*GOAL OF THE EXERCISE*
Return the following from the records below: each line, word for word, starting with the line that contains "The quantum yield for photoconversion" and going on through the line that contains "A system in", with nothing outside that range.

Dataset entries:
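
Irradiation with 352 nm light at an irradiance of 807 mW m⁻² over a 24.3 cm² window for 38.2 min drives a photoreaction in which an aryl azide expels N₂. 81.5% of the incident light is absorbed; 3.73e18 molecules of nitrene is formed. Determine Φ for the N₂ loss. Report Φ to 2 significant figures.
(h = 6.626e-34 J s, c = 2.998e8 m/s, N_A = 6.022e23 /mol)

Product: 3.73e18 / 6.022e23 = 6.194e-6 mol.
Photon energy at 352 nm: hc/λ = (6.626e-34)(2.998e8)/(352e-9) = 5.643e-19 J.
Energy delivered: (807 mW m⁻²)(24.3e-4 m²)(2292 s) = 4.495 J.
Photons incident: 4.495 / 5.643e-19 = 7.966e18, i.e. 7.966e18/6.022e23 = 1.323e-5 mol.
Photons absorbed: 0.815 × 1.323e-5 = 1.078e-5 mol.
Φ = 6.194e-6 mol / 1.078e-5 mol photons = 0.57.

Φ = 0.57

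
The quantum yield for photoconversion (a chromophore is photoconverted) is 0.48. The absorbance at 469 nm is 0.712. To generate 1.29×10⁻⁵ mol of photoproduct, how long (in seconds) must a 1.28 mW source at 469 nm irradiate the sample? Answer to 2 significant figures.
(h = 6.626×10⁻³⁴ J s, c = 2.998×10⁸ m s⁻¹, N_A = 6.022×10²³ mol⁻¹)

t ≈ 6600 s

Photons that must be absorbed: 1.29×10⁻⁵ / 0.48 = 2.688×10⁻⁵ mol.
Fraction absorbed: 1 − 10^(−0.712) = 0.8059.
Incident photons needed: 2.688×10⁻⁵ / 0.8059 = 3.335×10⁻⁵ mol.
Photon energy: hc/λ = 4.236×10⁻¹⁹ J; per mole, 2.551×10⁵ J mol⁻¹.
Energy required: 3.335×10⁻⁵ × 2.551×10⁵ = 8.508 J.
Time: 8.508 J / 0.00128 W = 6600 s.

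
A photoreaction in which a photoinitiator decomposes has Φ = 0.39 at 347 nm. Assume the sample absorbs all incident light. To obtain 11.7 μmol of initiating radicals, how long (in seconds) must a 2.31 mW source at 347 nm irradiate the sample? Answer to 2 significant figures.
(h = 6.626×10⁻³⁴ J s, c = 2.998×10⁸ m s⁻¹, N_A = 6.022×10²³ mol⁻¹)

Product: 11.7 μmol = 1.17×10⁻⁵ mol.
Photons that must be absorbed: 1.17×10⁻⁵ / 0.39 = 3.000×10⁻⁵ mol.
Photon energy: hc/λ = 5.725×10⁻¹⁹ J; per mole, 3.448×10⁵ J mol⁻¹.
Energy required: 3.000×10⁻⁵ × 3.448×10⁵ = 10.34 J.
Time: 10.34 J / 0.00231 W = 4500 s.

t ≈ 4500 s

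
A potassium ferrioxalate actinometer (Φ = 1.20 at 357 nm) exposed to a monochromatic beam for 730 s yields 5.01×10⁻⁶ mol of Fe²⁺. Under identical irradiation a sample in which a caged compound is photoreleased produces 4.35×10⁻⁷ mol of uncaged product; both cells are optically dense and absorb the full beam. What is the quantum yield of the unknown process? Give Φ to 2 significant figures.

Photons absorbed by the actinometer: 5.01×10⁻⁶ / 1.20 = 4.175×10⁻⁶ mol.
Φ(unknown) = 4.35×10⁻⁷ / 4.175×10⁻⁶ = 0.10.

Φ = 0.10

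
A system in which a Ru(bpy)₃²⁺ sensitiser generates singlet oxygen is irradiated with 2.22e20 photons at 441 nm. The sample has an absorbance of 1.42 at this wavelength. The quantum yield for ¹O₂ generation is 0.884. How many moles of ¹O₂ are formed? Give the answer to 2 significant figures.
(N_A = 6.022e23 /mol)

Moles of photons: 2.22e20 / 6.022e23 = 3.686e-4 mol.
Fraction absorbed: 1 − 10^(−1.42) = 0.9620.
Photons absorbed: 0.9620 × 3.686e-4 = 3.546e-4 mol.
Product: Φ × n_abs = 0.884 × 3.546e-4 = 3.135e-4 mol.

3.1e-4 mol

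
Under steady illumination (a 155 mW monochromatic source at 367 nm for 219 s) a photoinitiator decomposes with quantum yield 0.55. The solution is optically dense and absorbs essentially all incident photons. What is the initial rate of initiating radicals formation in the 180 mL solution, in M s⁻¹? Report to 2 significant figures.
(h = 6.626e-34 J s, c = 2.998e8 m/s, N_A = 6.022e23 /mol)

Photon energy at 367 nm: hc/λ = (6.626e-34)(2.998e8)/(367e-9) = 5.413e-19 J.
Energy delivered: (155 mW)(219 s) = 33.95 J.
Photons incident: 33.95 / 5.413e-19 = 6.272e19, i.e. 6.272e19/6.022e23 = 1.042e-4 mol.
Product formed: 0.55 × 1.042e-4 = 5.731e-5 mol.
Rate: 5.731e-5 mol / (219 s × 0.18 L) = 1.5e-6 M s⁻¹.

1.5e-6 M s⁻¹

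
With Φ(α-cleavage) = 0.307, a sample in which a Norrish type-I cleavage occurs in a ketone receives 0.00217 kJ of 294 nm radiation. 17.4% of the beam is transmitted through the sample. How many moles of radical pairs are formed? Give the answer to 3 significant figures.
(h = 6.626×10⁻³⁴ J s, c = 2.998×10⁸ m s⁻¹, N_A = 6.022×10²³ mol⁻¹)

1.35×10⁻⁶ mol

Photon energy at 294 nm: hc/λ = (6.626×10⁻³⁴)(2.998×10⁸)/(294×10⁻⁹) = 6.757×10⁻¹⁹ J.
Incident energy: 0.00217 kJ = 2.17 J.
Photons incident: 2.17 / 6.757×10⁻¹⁹ = 3.211×10¹⁸, i.e. 3.211×10¹⁸/6.022×10²³ = 5.332×10⁻⁶ mol.
Fraction absorbed: 1 − 17.4/100 = 0.8260.
Photons absorbed: 0.8260 × 5.332×10⁻⁶ = 4.404×10⁻⁶ mol.
Product: Φ × n_abs = 0.307 × 4.404×10⁻⁶ = 1.352×10⁻⁶ mol.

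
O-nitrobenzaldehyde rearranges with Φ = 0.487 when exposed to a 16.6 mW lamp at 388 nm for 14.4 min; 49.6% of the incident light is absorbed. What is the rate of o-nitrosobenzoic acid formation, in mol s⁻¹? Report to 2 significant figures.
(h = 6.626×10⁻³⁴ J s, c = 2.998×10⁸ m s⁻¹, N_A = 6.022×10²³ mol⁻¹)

1.3×10⁻⁸ mol s⁻¹

Photon energy at 388 nm: hc/λ = (6.626×10⁻³⁴)(2.998×10⁸)/(388×10⁻⁹) = 5.120×10⁻¹⁹ J.
Energy delivered: (16.6 mW)(864 s) = 14.34 J.
Photons incident: 14.34 / 5.120×10⁻¹⁹ = 2.801×10¹⁹, i.e. 2.801×10¹⁹/6.022×10²³ = 4.651×10⁻⁵ mol.
Photons absorbed: 0.496 × 4.651×10⁻⁵ = 2.307×10⁻⁵ mol.
Product formed: 0.487 × 2.307×10⁻⁵ = 1.124×10⁻⁵ mol.
Rate: 1.124×10⁻⁵ / 864 s = 1.3×10⁻⁸ mol s⁻¹.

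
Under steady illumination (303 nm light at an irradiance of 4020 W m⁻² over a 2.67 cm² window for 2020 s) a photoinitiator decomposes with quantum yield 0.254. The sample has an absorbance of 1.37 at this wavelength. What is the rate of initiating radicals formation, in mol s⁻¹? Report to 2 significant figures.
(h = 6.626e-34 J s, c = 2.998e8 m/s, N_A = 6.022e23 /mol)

6.6e-7 mol s⁻¹

Photon energy at 303 nm: hc/λ = (6.626e-34)(2.998e8)/(303e-9) = 6.556e-19 J.
Energy delivered: (4020 W m⁻²)(2.67e-4 m²)(2020 s) = 2168 J.
Photons incident: 2168 / 6.556e-19 = 3.307e21, i.e. 3.307e21/6.022e23 = 0.005492 mol.
Fraction absorbed: 1 − 10^(−1.37) = 0.9573.
Photons absorbed: 0.9573 × 0.005492 = 0.005257 mol.
Product formed: 0.254 × 0.005257 = 0.001335 mol.
Rate: 0.001335 / 2020 s = 6.6e-7 mol s⁻¹.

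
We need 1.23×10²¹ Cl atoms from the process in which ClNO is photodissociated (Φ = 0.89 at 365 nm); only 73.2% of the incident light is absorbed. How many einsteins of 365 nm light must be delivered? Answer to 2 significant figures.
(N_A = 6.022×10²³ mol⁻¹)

0.0031 einstein

Product: 1.23×10²¹ / 6.022×10²³ = 0.002043 mol.
Photons that must be absorbed: 0.002043 / 0.89 = 0.002296 mol.
Incident photons needed: 0.002296 / 0.732 = 0.003137 mol.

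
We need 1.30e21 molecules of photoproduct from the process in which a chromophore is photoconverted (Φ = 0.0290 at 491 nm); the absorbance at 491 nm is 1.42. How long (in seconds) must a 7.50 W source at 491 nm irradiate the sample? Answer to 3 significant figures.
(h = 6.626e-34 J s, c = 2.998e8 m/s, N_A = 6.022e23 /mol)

Product: 1.30e21 / 6.022e23 = 0.002159 mol.
Photons that must be absorbed: 0.002159 / 0.0290 = 0.07445 mol.
Fraction absorbed: 1 − 10^(−1.42) = 0.9620.
Incident photons needed: 0.07445 / 0.9620 = 0.07739 mol.
Photon energy: hc/λ = 4.046e-19 J; per mole, 2.437e5 J mol⁻¹.
Energy required: 0.07739 × 2.437e5 = 1.886e4 J.
Time: 1.886e4 J / 7.5 W = 2510 s.

t ≈ 2510 s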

*SOLUTION TO THIS TASK*
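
The quantum yield for photoconversion (a chromophore is photoconverted) is 0.48. The absorbance at 469 nm is 0.712. To generate 1.29×10⁻⁵ mol of photoproduct, how long (in seconds) must a 1.28 mW source at 469 nm irradiate the sample? Answer to 2 significant figures.
(h = 6.626×10⁻³⁴ J s, c = 2.998×10⁸ m s⁻¹, N_A = 6.022×10²³ mol⁻¹)

t ≈ 6600 s

Photons that must be absorbed: 1.29×10⁻⁵ / 0.48 = 2.688×10⁻⁵ mol.
Fraction absorbed: 1 − 10^(−0.712) = 0.8059.
Incident photons needed: 2.688×10⁻⁵ / 0.8059 = 3.335×10⁻⁵ mol.
Photon energy: hc/λ = 4.236×10⁻¹⁹ J; per mole, 2.551×10⁵ J mol⁻¹.
Energy required: 3.335×10⁻⁵ × 2.551×10⁵ = 8.508 J.
Time: 8.508 J / 0.00128 W = 6600 s.

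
A photoreaction in which a photoinitiator decomposes has Φ = 0.39 at 347 nm. Assume the sample absorbs all incident light. To obtain 11.7 μmol of initiating radicals, how long (in seconds) must a 2.31 mW source at 347 nm irradiate the sample? Answer to 2 significant figures.
(h = 6.626×10⁻³⁴ J s, c = 2.998×10⁸ m s⁻¹, N_A = 6.022×10²³ mol⁻¹)

Product: 11.7 μmol = 1.17×10⁻⁵ mol.
Photons that must be absorbed: 1.17×10⁻⁵ / 0.39 = 3.000×10⁻⁵ mol.
Photon energy: hc/λ = 5.725×10⁻¹⁹ J; per mole, 3.448×10⁵ J mol⁻¹.
Energy required: 3.000×10⁻⁵ × 3.448×10⁵ = 10.34 J.
Time: 10.34 J / 0.00231 W = 4500 s.

t ≈ 4500 s

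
A potassium ferrioxalate actinometer (Φ = 1.20 at 357 nm) exposed to a monochromatic beam for 730 s yields 5.01×10⁻⁶ mol of Fe²⁺. Under identical irradiation a sample in which a caged compound is photoreleased produces 4.35×10⁻⁷ mol of uncaged product; both cells are optically dense and absorb the full beam. What is the quantum yield of the unknown process? Give Φ to 2 significant figures.

Photons absorbed by the actinometer: 5.01×10⁻⁶ / 1.20 = 4.175×10⁻⁶ mol.
Φ(unknown) = 4.35×10⁻⁷ / 4.175×10⁻⁶ = 0.10.

Φ = 0.10

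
A system in which a Ru(bpy)₃²⁺ sensitiser generates singlet oxygen is irradiated with 2.22e20 photons at 441 nm. The sample has an absorbance of 1.42 at this wavelength. The quantum yield for ¹O₂ generation is 0.884. How many moles of ¹O₂ are formed? Give the answer to 2 significant figures.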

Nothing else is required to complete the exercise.